Stored items:
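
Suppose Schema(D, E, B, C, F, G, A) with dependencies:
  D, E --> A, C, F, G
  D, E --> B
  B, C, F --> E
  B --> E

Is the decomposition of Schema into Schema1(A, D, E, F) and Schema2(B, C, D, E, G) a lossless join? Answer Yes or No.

Common attributes: {D, E}; their closure is {A, B, C, D, E, F, G}.
Schema1 is contained in that closure, so Schema1 ∩ Schema2 --> Schema1 holds and the join is lossless.

Yes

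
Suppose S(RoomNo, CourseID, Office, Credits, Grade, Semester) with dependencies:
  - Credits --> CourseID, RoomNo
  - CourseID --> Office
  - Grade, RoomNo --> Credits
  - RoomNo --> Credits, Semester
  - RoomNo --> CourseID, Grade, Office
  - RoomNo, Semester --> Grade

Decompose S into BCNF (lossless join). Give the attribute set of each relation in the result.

{CourseID, Credits, Grade, RoomNo, Semester}; {CourseID, Office}

Candidate keys of the original relation: {Credits}, {RoomNo}.
Within {CourseID, Credits, Grade, Office, RoomNo, Semester}: {CourseID}⁺ ∩ {CourseID, Credits, Grade, Office, RoomNo, Semester} = {CourseID, Office}, not the whole set, so CourseID --> Office violates BCNF; decompose into {CourseID, Office} and {CourseID, Credits, Grade, RoomNo, Semester}.
{CourseID, Office}: every determinant is a superkey — BCNF.
{CourseID, Credits, Grade, RoomNo, Semester}: every determinant is a superkey — BCNF.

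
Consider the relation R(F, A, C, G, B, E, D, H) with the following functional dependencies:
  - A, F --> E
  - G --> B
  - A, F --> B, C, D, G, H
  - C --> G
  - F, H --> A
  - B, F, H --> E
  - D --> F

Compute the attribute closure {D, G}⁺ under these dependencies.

{B, D, F, G}

Start with {D, G}.
G --> B applies; add {B} → now {B, D, G}.
D --> F applies; add {F} → now {B, D, F, G}.
No further FD applies.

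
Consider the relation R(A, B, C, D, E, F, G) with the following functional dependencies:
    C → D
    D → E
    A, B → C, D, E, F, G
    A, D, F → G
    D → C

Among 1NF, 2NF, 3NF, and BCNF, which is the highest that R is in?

Candidate key: {A, B}. Prime attributes: {A, B}.
C → D: {C}⁺ = {C, D, E}, which is not all of the attributes, so the left side is not a superkey — BCNF is violated.
C → D determines the non-prime attribute {D} from a non-superkey — 3NF is violated.
No proper subset of a key has a non-prime attribute in its closure, so there is no partial dependency; 2NF holds.

2NF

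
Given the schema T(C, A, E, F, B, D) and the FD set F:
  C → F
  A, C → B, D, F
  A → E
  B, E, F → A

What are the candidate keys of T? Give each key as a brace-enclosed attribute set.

{A, C}, {B, C, E}

{C} never appears on the right of any FD, so every key must include it.
{A, C} is a candidate key since {A, C}⁺ = {A, B, C, D, E, F} covers every attribute.
{B, C, E} is a candidate key since {B, C, E}⁺ = {A, B, C, D, E, F} covers every attribute.
Any other superkey properly contains one of these, so there are no further candidate keys.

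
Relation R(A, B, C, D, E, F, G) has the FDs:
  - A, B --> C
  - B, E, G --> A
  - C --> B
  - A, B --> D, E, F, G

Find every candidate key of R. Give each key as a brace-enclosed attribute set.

{A, B}, {A, C}, {B, E, G}, {C, E, G}

Closure of {A, B} is {A, B, C, D, E, F, G}, the whole schema; {A, B} is a candidate key.
Closure of {A, C} is {A, B, C, D, E, F, G}, the whole schema; {A, C} is a candidate key.
Closure of {B, E, G} is {A, B, C, D, E, F, G}, the whole schema; {B, E, G} is a candidate key.
Closure of {C, E, G} is {A, B, C, D, E, F, G}, the whole schema; {C, E, G} is a candidate key.
These are minimal and exhaustive — every other superkey contains one of them.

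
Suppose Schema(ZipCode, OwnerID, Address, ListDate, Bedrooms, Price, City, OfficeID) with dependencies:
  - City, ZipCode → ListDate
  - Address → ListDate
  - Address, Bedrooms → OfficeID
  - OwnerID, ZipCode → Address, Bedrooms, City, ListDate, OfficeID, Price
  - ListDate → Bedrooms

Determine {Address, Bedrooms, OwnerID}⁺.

Start with {Address, Bedrooms, OwnerID}.
Address → ListDate applies; add {ListDate} → now {Address, Bedrooms, ListDate, OwnerID}.
Address, Bedrooms → OfficeID applies; add {OfficeID} → now {Address, Bedrooms, ListDate, OfficeID, OwnerID}.
No further FD applies.

{Address, Bedrooms, ListDate, OfficeID, OwnerID}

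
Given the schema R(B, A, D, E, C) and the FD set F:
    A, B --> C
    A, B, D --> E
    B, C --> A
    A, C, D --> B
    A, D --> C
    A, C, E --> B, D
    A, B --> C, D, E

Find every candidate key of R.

Closure of {A, B} is {A, B, C, D, E}, the whole schema; {A, B} is a candidate key.
Closure of {A, D} is {A, B, C, D, E}, the whole schema; {A, D} is a candidate key.
Closure of {B, C} is {A, B, C, D, E}, the whole schema; {B, C} is a candidate key.
Closure of {A, C, E} is {A, B, C, D, E}, the whole schema; {A, C, E} is a candidate key.
These are minimal and exhaustive — every other superkey contains one of them.

{A, B}, {A, C, E}, {A, D}, {B, C}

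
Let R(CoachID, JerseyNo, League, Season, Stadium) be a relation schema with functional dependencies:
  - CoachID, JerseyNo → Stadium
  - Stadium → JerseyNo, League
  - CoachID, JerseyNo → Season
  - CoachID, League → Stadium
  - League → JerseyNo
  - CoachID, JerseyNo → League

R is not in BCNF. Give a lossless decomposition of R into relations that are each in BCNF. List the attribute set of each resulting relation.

Candidate keys of the original relation: {CoachID, JerseyNo}, {CoachID, League}, {CoachID, Stadium}.
{CoachID, JerseyNo, League, Season, Stadium}: {Stadium} determines {JerseyNo, League, Stadium} here but is not a superkey — split on Stadium → JerseyNo, League, giving {JerseyNo, League, Stadium} and {CoachID, Season, Stadium}.
{JerseyNo, League, Stadium}: {League} determines {JerseyNo, League} here but is not a superkey — split on League → JerseyNo, giving {JerseyNo, League} and {League, Stadium}.
{JerseyNo, League}: every determinant is a superkey — BCNF.
{League, Stadium}: every determinant is a superkey — BCNF.
{CoachID, Season, Stadium}: every determinant is a superkey — BCNF.

{CoachID, Season, Stadium}; {JerseyNo, League}; {League, Stadium}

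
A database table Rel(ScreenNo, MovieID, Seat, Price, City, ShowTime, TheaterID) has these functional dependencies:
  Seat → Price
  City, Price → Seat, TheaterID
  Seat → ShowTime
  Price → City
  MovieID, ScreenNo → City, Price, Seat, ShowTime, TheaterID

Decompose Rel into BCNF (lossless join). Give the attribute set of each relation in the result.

{City, Price, Seat, ShowTime, TheaterID}; {MovieID, ScreenNo, Seat}

Candidate key of the original relation: {MovieID, ScreenNo}.
Within {City, MovieID, Price, ScreenNo, Seat, ShowTime, TheaterID}: {Seat}⁺ ∩ {City, MovieID, Price, ScreenNo, Seat, ShowTime, TheaterID} = {City, Price, Seat, ShowTime, TheaterID}, not the whole set, so Seat → City, Price, ShowTime, TheaterID violates BCNF; decompose into {City, Price, Seat, ShowTime, TheaterID} and {MovieID, ScreenNo, Seat}.
{City, Price, Seat, ShowTime, TheaterID} has no BCNF violation.
{MovieID, ScreenNo, Seat} has no BCNF violation.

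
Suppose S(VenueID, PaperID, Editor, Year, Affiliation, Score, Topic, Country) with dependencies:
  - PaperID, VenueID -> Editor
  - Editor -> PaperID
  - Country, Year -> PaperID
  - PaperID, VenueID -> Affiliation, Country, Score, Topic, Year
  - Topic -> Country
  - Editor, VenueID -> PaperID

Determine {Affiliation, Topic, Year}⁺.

{Affiliation, Country, PaperID, Topic, Year}

Start with {Affiliation, Topic, Year}.
Topic -> Country applies; add {Country} → now {Affiliation, Country, Topic, Year}.
Country, Year -> PaperID applies; add {PaperID} → now {Affiliation, Country, PaperID, Topic, Year}.
No further FD applies.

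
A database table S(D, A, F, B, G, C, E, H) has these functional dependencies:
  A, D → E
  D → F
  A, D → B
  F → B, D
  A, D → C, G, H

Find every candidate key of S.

{A, D}, {A, F}

No FD produces {A}, so it must be in every candidate key.
{A, D} is a candidate key since {A, D}⁺ = {A, B, C, D, E, F, G, H} covers every attribute.
{A, F} is a candidate key since {A, F}⁺ = {A, B, C, D, E, F, G, H} covers every attribute.
Any other superkey properly contains one of these, so there are no further candidate keys.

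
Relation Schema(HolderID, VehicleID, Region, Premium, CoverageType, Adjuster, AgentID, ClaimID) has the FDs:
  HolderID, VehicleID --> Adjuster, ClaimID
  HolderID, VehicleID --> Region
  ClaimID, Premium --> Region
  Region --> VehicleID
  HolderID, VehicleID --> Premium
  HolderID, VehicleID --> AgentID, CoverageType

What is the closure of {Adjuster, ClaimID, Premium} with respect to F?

Start with {Adjuster, ClaimID, Premium}.
ClaimID, Premium --> Region applies; add {Region} → now {Adjuster, ClaimID, Premium, Region}.
Region --> VehicleID applies; add {VehicleID} → now {Adjuster, ClaimID, Premium, Region, VehicleID}.
No further FD applies.

{Adjuster, ClaimID, Premium, Region, VehicleID}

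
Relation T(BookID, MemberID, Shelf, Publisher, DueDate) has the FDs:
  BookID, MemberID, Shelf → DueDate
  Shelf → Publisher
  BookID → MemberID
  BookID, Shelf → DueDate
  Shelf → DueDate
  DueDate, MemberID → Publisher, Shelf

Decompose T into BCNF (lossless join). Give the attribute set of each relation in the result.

Candidate keys of the original relation: {BookID, DueDate}, {BookID, Shelf}.
In {BookID, DueDate, MemberID, Publisher, Shelf}, {Shelf} is not a superkey ({Shelf}⁺ restricted to this set is {DueDate, Publisher, Shelf}), so split on Shelf → DueDate, Publisher into {DueDate, Publisher, Shelf} and {BookID, MemberID, Shelf}.
{DueDate, Publisher, Shelf} has no BCNF violation.
In {BookID, MemberID, Shelf}, {BookID} is not a superkey ({BookID}⁺ restricted to this set is {BookID, MemberID}), so split on BookID → MemberID into {BookID, MemberID} and {BookID, Shelf}.
{BookID, MemberID} has no BCNF violation.
{BookID, Shelf} has no BCNF violation.

{BookID, MemberID}; {BookID, Shelf}; {DueDate, Publisher, Shelf}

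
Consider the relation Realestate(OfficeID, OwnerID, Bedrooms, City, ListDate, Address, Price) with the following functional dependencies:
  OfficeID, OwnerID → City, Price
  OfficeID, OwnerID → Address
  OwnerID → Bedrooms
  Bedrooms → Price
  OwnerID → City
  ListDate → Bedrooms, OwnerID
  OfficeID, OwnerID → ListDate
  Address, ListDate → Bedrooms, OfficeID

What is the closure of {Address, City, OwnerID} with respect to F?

Start with {Address, City, OwnerID}.
OwnerID → Bedrooms applies; add {Bedrooms} → now {Address, Bedrooms, City, OwnerID}.
Bedrooms → Price applies; add {Price} → now {Address, Bedrooms, City, OwnerID, Price}.
No further FD applies.

{Address, Bedrooms, City, OwnerID, Price}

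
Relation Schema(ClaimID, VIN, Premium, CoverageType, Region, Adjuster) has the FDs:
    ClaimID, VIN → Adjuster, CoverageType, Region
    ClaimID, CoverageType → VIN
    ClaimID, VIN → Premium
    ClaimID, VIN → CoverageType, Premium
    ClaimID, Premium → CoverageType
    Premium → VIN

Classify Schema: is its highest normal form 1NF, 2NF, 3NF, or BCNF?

Candidate keys: {ClaimID, CoverageType}, {ClaimID, Premium}, {ClaimID, VIN}. Prime attributes: {ClaimID, CoverageType, Premium, VIN}.
Premium → VIN breaks BCNF: {Premium}⁺ = {Premium, VIN}, so {Premium} is not a superkey.
Its right-hand attributes {VIN} are all prime, as are those of every other non-superkey FD — the relation is in 3NF.

3NF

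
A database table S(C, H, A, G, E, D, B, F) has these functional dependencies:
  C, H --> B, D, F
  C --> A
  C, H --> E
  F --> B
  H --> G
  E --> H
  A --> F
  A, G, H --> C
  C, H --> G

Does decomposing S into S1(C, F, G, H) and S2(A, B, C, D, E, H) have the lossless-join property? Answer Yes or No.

Yes

Common attributes: {C, H}; their closure is {A, B, C, D, E, F, G, H}.
Since S1 ⊆ {A, B, C, D, E, F, G, H}, the intersection is a superkey of S1; the decomposition is lossless.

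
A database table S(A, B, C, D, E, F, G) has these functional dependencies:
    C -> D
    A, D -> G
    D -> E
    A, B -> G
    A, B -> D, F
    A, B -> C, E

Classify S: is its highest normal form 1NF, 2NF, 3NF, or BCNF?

2NF

Candidate key: {A, B}. Prime attributes: {A, B}.
For C -> D we have {C}⁺ = {C, D, E}; {C} is not a superkey, so BCNF fails.
Because {D} is non-prime and the left side of C -> D is not a superkey, the relation is not in 3NF.
No proper subset of a key has a non-prime attribute in its closure, so there is no partial dependency; 2NF holds.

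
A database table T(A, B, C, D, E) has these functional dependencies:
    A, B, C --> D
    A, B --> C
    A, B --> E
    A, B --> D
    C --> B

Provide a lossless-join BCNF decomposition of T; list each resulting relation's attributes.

Candidate keys of the original relation: {A, B}, {A, C}.
{A, B, C, D, E}: {C} determines {B, C} here but is not a superkey — split on C --> B, giving {B, C} and {A, C, D, E}.
{B, C}: every determinant is a superkey — BCNF.
{A, C, D, E}: every determinant is a superkey — BCNF.

{A, C, D, E}; {B, C}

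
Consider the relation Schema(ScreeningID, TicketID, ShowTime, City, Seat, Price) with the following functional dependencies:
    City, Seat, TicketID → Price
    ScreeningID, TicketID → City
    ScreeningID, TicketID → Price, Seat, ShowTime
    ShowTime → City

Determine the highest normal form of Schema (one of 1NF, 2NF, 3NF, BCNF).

Candidate key: {ScreeningID, TicketID}. Prime attributes: {ScreeningID, TicketID}.
For City, Seat, TicketID → Price we have {City, Seat, TicketID}⁺ = {City, Price, Seat, TicketID}; {City, Seat, TicketID} is not a superkey, so BCNF fails.
City, Seat, TicketID → Price determines the non-prime attribute {Price} from a non-superkey — 3NF is violated.
Checking every proper subset of each key, none determines a non-prime attribute — 2NF is satisfied.

2NF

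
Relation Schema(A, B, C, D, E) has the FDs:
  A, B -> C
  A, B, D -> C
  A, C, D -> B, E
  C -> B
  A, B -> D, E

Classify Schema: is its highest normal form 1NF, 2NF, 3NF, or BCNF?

Candidate keys: {A, B}, {A, C}. Prime attributes: {A, B, C}.
For C -> B we have {C}⁺ = {B, C}; {C} is not a superkey, so BCNF fails.
Since {B} ⊆ prime attributes and every other non-superkey FD also has a prime right side, the schema is in 3NF.

3NF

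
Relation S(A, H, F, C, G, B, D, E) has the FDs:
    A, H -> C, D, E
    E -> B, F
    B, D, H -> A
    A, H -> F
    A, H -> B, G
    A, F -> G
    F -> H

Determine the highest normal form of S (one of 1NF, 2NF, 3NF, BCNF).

Candidate keys: {A, E}, {A, F}, {A, H}, {B, D, F}, {B, D, H}, {D, E}. Prime attributes: {A, B, D, E, F, H}.
E -> B, F breaks BCNF: {E}⁺ = {B, E, F, H}, so {E} is not a superkey.
But every attribute on its right side ({B, F}) is prime, and the same holds for every other non-superkey FD, so 3NF still holds.

3NF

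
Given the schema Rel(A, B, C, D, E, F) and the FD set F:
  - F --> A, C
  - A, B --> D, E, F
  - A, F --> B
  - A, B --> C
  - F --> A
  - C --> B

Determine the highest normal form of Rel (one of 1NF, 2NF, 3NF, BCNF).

Candidate keys: {A, B}, {A, C}, {F}. Prime attributes: {A, B, C, F}.
C --> B breaks BCNF: {C}⁺ = {B, C}, so {C} is not a superkey.
But every attribute on its right side ({B}) is prime, and the same holds for every other non-superkey FD, so 3NF still holds.

3NF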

_Work to complete:_ The required output is the set of lines from the first line of the data through the line that contains "- CourseID --> Office", transcribed exactly.

_Output of the task:_
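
Suppose Schema(D, E, B, C, F, G, A) with dependencies:
  D, E --> A, C, F, G
  D, E --> B
  B, C, F --> E
  B --> E

Is the decomposition of Schema into Schema1(A, D, E, F) and Schema2(B, C, D, E, G) a lossless join? Answer Yes or No.

Common attributes: {D, E}; their closure is {A, B, C, D, E, F, G}.
Schema1 is contained in that closure, so Schema1 ∩ Schema2 --> Schema1 holds and the join is lossless.

Yes

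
Suppose S(RoomNo, CourseID, Office, Credits, Grade, Semester) with dependencies:
  - Credits --> CourseID, RoomNo
  - CourseID --> Office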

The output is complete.